━━━ Dataset

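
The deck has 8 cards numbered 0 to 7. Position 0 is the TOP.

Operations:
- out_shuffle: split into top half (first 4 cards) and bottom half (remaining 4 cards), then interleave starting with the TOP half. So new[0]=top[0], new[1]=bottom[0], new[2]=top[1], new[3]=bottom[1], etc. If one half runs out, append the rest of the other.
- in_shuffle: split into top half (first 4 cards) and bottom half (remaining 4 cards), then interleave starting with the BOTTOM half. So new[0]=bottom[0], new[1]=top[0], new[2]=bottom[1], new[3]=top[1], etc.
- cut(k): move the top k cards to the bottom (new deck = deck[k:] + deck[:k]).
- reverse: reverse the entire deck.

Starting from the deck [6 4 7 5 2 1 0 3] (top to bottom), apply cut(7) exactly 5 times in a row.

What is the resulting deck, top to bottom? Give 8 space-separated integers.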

━━━━━━

* **The problem**
Starting with the line that contains "- reverse: reverse the entire deck.", return each line through the last one of the data above, exactly as written and nothing more.

* **Your response**
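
- reverse: reverse the entire deck.

Starting from the deck [6 4 7 5 2 1 0 3] (top to bottom), apply cut(7) exactly 5 times in a row.

What is the resulting deck, top to bottom? Give 8 space-separated integers.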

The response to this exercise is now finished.